[Data in this exercise Boundary: Start]

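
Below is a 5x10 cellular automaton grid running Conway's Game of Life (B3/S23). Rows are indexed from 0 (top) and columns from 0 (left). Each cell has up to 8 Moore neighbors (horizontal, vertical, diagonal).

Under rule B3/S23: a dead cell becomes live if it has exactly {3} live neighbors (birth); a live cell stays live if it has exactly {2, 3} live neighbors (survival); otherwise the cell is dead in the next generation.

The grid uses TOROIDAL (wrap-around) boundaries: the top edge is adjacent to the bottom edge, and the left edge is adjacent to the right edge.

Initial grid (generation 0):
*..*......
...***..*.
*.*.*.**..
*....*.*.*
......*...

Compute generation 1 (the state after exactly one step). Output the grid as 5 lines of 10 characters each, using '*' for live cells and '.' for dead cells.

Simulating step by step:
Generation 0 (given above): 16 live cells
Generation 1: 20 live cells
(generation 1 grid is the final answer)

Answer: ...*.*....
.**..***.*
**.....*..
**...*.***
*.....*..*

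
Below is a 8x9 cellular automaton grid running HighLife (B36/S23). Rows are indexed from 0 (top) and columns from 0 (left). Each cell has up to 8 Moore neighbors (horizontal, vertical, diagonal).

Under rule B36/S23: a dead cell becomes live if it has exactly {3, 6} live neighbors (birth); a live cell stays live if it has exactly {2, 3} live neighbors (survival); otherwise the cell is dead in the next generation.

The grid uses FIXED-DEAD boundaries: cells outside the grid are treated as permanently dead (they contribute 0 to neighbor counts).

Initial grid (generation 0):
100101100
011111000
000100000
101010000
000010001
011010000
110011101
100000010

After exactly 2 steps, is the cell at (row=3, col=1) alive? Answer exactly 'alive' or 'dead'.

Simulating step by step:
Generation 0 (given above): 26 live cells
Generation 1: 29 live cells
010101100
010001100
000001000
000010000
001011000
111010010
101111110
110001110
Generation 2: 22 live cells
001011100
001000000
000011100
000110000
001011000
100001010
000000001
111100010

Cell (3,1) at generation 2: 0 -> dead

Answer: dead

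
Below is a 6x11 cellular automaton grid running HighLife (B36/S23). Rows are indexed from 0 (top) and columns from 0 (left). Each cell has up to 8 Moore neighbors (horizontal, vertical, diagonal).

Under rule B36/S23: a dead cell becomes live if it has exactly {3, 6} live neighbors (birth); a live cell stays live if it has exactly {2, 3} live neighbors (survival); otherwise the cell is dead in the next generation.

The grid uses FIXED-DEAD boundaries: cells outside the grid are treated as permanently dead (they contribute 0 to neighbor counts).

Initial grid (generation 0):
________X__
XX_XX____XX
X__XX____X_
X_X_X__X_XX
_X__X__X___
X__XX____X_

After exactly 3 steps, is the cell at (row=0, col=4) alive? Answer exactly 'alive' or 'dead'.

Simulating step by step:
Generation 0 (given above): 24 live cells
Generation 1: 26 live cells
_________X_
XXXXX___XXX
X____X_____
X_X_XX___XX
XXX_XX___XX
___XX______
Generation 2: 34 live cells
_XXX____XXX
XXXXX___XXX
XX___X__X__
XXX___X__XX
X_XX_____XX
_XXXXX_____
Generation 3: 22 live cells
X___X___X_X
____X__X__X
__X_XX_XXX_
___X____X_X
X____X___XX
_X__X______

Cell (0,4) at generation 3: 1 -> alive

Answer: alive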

[Data in this exercise Boundary: End]

> _Assigned task_: Show a copy of each line from the data that includes the word "HighLife".

> _Answer section_:
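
Below is a 8x9 cellular automaton grid running HighLife (B36/S23). Rows are indexed from 0 (top) and columns from 0 (left). Each cell has up to 8 Moore neighbors (horizontal, vertical, diagonal).
Below is a 6x11 cellular automaton grid running HighLife (B36/S23). Rows are indexed from 0 (top) and columns from 0 (left). Each cell has up to 8 Moore neighbors (horizontal, vertical, diagonal).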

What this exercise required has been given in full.